• [Directions]: Could you reproduce every record below exactly as written?

=== Section Start ===

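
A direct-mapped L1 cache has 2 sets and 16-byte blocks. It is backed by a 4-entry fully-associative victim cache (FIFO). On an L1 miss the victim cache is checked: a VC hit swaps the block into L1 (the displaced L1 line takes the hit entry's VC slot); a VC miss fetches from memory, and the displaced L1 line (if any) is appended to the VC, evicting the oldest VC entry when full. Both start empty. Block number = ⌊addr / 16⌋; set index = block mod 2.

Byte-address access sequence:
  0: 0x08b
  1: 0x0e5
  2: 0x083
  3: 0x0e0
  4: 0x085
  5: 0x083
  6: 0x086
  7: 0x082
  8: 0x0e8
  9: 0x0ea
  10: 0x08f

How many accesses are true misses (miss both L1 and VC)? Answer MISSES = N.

#0 0x8b→b8/s0 MISS; vc=[]
#1 0xe5→b14/s0 MISS; vc=[8]
#2 0x83→b8/s0 VC-HIT; vc=[14]
#3 0xe0→b14/s0 VC-HIT; vc=[8]
#4 0x85→b8/s0 VC-HIT; vc=[14]
#5 0x83→b8/s0 L1-HIT; vc=[14]
#6 0x86→b8/s0 L1-HIT; vc=[14]
#7 0x82→b8/s0 L1-HIT; vc=[14]
#8 0xe8→b14/s0 VC-HIT; vc=[8]
#9 0xea→b14/s0 L1-HIT; vc=[8]
#10 0x8f→b8/s0 VC-HIT; vc=[14]

MISSES = 2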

=== Section End ===

• [Finished task]:
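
A direct-mapped L1 cache has 2 sets and 16-byte blocks. It is backed by a 4-entry fully-associative victim cache (FIFO). On an L1 miss the victim cache is checked: a VC hit swaps the block into L1 (the displaced L1 line takes the hit entry's VC slot); a VC miss fetches from memory, and the displaced L1 line (if any) is appended to the VC, evicting the oldest VC entry when full. Both start empty. Block number = ⌊addr / 16⌋; set index = block mod 2.

Byte-address access sequence:
  0: 0x08b
  1: 0x0e5
  2: 0x083
  3: 0x0e0
  4: 0x085
  5: 0x083
  6: 0x086
  7: 0x082
  8: 0x0e8
  9: 0x0ea
  10: 0x08f

How many accesses are true misses (miss both L1 and VC)? Answer MISSES = N.

#0 0x8b→b8/s0 MISS; vc=[]
#1 0xe5→b14/s0 MISS; vc=[8]
#2 0x83→b8/s0 VC-HIT; vc=[14]
#3 0xe0→b14/s0 VC-HIT; vc=[8]
#4 0x85→b8/s0 VC-HIT; vc=[14]
#5 0x83→b8/s0 L1-HIT; vc=[14]
#6 0x86→b8/s0 L1-HIT; vc=[14]
#7 0x82→b8/s0 L1-HIT; vc=[14]
#8 0xe8→b14/s0 VC-HIT; vc=[8]
#9 0xea→b14/s0 L1-HIT; vc=[8]
#10 0x8f→b8/s0 VC-HIT; vc=[14]

MISSES = 2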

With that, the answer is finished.